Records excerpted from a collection
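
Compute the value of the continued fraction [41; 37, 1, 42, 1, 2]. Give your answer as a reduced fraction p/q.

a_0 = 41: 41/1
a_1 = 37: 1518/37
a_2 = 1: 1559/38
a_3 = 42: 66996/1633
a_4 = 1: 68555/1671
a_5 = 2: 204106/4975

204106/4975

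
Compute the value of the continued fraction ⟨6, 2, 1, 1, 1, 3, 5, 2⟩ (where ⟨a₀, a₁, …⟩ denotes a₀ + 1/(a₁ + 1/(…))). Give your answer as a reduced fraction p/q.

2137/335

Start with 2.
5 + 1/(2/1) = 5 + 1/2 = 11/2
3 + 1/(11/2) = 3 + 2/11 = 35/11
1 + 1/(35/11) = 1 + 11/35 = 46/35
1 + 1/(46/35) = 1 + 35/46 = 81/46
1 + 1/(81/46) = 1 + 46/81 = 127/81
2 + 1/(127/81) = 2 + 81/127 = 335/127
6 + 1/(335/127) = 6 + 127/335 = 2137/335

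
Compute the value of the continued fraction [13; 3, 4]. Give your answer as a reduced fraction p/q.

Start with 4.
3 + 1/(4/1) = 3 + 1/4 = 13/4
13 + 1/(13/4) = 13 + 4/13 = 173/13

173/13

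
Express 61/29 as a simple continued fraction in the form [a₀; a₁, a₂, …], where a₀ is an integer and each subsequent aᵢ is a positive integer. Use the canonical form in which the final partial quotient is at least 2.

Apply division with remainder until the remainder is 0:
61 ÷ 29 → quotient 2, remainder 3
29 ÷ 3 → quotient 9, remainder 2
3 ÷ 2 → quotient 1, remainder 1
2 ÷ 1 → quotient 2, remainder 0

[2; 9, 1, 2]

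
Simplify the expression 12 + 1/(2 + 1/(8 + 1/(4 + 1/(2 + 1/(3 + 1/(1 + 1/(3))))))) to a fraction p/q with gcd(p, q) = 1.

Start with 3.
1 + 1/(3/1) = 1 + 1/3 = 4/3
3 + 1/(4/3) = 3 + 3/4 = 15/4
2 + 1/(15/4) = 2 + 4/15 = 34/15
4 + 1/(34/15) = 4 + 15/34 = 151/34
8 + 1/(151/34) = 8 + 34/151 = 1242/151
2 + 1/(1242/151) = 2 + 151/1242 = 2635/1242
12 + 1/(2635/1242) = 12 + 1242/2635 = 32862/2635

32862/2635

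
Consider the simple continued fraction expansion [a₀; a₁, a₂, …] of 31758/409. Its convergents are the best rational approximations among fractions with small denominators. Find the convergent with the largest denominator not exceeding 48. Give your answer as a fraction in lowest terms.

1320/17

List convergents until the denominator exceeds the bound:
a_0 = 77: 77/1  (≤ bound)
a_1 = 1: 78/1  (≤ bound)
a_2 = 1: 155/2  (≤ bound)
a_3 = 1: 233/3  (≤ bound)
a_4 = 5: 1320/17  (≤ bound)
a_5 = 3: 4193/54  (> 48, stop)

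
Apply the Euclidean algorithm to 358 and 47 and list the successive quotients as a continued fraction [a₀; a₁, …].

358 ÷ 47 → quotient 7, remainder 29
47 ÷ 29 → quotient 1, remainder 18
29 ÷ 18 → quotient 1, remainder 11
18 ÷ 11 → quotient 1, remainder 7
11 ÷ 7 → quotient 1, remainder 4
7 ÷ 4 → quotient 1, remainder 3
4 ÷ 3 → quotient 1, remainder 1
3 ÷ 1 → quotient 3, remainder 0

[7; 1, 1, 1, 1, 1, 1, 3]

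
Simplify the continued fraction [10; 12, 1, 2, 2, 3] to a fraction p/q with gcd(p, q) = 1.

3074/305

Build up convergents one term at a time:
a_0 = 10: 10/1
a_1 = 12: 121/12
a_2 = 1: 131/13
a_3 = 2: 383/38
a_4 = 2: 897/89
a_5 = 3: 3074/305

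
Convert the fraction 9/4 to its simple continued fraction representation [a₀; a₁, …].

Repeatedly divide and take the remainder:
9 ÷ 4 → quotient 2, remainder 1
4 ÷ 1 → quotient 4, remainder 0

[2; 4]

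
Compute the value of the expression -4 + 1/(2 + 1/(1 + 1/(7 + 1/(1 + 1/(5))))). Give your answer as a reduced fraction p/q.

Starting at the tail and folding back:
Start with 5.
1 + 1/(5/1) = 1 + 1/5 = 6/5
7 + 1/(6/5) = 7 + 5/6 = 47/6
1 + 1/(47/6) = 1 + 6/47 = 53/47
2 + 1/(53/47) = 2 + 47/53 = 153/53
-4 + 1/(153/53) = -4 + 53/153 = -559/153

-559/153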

--

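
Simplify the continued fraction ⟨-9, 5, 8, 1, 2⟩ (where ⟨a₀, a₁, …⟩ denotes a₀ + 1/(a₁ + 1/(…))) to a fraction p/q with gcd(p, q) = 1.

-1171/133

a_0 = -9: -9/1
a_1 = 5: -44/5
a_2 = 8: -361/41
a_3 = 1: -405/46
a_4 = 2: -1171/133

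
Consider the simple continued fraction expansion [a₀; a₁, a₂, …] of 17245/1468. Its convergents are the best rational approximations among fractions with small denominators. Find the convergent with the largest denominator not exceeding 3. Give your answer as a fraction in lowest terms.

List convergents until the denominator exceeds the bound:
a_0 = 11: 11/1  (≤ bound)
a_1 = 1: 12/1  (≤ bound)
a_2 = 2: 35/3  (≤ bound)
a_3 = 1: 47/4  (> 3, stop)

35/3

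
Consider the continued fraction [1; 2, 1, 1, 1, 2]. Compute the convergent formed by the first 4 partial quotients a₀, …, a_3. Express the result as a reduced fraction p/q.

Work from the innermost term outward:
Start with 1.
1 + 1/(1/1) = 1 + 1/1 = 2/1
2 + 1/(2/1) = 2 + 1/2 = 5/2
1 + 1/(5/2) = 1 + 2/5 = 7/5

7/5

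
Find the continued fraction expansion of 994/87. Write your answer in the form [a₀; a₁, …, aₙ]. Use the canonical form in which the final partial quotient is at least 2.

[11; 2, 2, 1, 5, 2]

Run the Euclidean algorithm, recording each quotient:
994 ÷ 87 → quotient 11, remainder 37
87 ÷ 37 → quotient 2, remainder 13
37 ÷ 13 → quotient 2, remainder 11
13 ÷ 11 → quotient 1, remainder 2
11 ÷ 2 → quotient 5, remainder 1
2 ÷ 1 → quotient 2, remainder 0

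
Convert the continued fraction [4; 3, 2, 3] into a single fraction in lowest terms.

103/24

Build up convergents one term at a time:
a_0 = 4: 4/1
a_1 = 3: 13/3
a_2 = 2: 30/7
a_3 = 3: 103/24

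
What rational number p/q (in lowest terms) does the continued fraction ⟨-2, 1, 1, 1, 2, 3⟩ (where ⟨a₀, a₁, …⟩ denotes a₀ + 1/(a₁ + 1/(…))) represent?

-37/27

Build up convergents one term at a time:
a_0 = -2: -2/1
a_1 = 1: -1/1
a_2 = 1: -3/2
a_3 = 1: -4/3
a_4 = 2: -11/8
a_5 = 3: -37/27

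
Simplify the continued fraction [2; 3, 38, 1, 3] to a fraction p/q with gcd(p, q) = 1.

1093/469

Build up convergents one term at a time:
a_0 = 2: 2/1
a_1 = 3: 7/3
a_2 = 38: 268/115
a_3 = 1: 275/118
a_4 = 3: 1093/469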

...

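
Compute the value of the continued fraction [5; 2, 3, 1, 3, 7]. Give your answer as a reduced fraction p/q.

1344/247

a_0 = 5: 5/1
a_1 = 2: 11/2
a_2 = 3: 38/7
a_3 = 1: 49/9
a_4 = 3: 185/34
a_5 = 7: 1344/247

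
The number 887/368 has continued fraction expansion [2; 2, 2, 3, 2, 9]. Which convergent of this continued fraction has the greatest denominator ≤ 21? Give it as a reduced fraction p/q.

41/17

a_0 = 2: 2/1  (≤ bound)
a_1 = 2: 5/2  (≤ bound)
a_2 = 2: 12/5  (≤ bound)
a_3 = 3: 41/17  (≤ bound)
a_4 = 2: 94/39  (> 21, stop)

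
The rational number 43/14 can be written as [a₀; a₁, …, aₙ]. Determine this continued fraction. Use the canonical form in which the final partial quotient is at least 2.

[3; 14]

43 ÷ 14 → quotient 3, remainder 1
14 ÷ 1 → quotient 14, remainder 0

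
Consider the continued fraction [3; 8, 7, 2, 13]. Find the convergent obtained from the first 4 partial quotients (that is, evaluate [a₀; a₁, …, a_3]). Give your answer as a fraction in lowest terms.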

→ **The task**: Copy out the range of lines above starting at the line with "The rational number" and ending at the line with "Consider the continued fraction [3;", exactly and including both.

→ **Answer box**:
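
The rational number 43/14 can be written as [a₀; a₁, …, aₙ]. Determine this continued fraction. Use the canonical form in which the final partial quotient is at least 2.

[3; 14]

43 ÷ 14 → quotient 3, remainder 1
14 ÷ 1 → quotient 14, remainder 0

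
Consider the continued fraction [3; 8, 7, 2, 13]. Find the convergent obtained from the first 4 partial quotients (that is, evaluate [a₀; a₁, …, a_3]). Give your answer as a fraction in lowest terms.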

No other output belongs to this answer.